** SUPPLIED ENTRIES follows **

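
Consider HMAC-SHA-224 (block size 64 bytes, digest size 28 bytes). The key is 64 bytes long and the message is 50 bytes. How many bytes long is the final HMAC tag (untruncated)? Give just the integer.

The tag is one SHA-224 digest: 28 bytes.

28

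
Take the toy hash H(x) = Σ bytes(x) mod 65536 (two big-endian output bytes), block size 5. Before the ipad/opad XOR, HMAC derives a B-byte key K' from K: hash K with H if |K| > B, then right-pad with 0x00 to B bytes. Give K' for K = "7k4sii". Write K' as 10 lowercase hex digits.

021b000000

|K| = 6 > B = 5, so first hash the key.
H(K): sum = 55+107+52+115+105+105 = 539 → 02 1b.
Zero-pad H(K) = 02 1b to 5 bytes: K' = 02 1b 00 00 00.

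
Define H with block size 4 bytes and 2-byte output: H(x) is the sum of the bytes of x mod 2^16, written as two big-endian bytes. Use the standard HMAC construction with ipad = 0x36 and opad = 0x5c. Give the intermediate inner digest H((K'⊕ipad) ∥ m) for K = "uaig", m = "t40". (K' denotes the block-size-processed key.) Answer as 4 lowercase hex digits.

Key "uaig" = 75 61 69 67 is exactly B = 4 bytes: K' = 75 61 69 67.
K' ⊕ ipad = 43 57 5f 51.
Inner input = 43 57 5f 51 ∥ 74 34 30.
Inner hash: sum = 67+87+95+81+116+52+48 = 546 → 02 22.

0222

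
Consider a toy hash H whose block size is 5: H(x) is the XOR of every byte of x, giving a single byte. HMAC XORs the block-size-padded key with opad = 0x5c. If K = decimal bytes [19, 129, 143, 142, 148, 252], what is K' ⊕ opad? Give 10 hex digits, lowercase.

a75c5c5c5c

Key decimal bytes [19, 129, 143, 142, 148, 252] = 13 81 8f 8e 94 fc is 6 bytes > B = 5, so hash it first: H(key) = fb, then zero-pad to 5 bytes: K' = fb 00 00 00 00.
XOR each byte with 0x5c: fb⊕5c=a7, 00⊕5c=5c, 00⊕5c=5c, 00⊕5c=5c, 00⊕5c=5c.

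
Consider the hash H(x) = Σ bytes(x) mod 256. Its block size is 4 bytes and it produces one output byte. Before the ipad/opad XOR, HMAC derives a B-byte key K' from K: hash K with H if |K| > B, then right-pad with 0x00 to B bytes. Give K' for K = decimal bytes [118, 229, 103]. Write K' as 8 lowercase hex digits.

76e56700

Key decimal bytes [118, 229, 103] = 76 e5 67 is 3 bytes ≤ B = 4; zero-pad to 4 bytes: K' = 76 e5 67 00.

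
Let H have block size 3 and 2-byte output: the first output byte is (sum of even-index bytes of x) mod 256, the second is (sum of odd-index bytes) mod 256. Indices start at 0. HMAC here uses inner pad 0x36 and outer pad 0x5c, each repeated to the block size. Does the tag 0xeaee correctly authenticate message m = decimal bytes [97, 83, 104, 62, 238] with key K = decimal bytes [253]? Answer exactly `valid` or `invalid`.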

** End of SUPPLIED ENTRIES **
** SUPPLIED ENTRIES follows **

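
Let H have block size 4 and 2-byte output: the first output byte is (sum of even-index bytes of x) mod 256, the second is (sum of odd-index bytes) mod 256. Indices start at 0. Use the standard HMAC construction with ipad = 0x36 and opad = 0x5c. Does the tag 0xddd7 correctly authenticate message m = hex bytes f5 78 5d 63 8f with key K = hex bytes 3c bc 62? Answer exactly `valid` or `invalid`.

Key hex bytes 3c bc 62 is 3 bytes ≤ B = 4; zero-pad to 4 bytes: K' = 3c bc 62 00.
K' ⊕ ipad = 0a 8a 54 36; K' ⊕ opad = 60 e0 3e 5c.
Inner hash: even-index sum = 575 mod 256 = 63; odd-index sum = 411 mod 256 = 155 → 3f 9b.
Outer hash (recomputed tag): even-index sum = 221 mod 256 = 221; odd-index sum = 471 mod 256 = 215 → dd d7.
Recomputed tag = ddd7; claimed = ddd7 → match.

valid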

** End of SUPPLIED ENTRIES **

> _WHAT NEEDS TO BE DONE_: Copy the lines above exactly. Start with the line containing "Consider the hash", end with the line containing "Let H have block size 3", and include both.

> _OUTPUT_:
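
Consider the hash H(x) = Σ bytes(x) mod 256. Its block size is 4 bytes and it produces one output byte. Before the ipad/opad XOR, HMAC derives a B-byte key K' from K: hash K with H if |K| > B, then right-pad with 0x00 to B bytes. Give K' for K = decimal bytes [118, 229, 103]. Write K' as 8 lowercase hex digits.

76e56700

Key decimal bytes [118, 229, 103] = 76 e5 67 is 3 bytes ≤ B = 4; zero-pad to 4 bytes: K' = 76 e5 67 00.

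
Let H have block size 3 and 2-byte output: the first output byte is (sum of even-index bytes of x) mod 256, the second is (sum of odd-index bytes) mod 256. Indices start at 0. HMAC here uses inner pad 0x36 and outer pad 0x5c, each repeated to the block size. Does the tag 0xeaee correctly authenticate message m = decimal bytes [97, 83, 104, 62, 238] with key K = decimal bytes [253]? Answer exactly `valid` or `invalid`.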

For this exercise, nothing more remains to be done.